THE TASK
Check each line of the material below for "sets" and copy those where it appears.

GIVEN INFORMATION
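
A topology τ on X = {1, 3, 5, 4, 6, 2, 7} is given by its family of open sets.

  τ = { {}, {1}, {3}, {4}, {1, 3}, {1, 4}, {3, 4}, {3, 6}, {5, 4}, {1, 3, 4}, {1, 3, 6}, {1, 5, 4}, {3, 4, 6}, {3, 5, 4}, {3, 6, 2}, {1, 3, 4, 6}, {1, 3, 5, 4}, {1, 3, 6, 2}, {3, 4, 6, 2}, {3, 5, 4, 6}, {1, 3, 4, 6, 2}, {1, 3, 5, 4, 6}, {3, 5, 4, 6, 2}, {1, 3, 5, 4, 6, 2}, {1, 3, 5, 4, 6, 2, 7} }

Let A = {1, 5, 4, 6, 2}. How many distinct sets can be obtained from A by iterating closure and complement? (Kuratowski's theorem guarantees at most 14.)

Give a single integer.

8

closure: X∖int(X∖A) = X∖{3} = {1, 5, 4, 6, 2, 7}
Let k=closure and c=complement:
  1. A     = {1, 5, 4, 6, 2}
  2. kA    = {1, 5, 4, 6, 2, 7}
  3. cA    = {3, 7}
  4. ckA   = {3}
  5. kcA   = {3, 6, 2, 7}
  6. ckcA  = {1, 5, 4}
  7. kckcA = {1, 5, 4, 7}
  8. ckckcA = {3, 6, 2}
— saturated at 8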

SOLVED EXERCISE
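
A topology τ on X = {1, 3, 5, 4, 6, 2, 7} is given by its family of open sets.
Let A = {1, 5, 4, 6, 2}. How many distinct sets can be obtained from A by iterating closure and complement? (Kuratowski's theorem guarantees at most 14.)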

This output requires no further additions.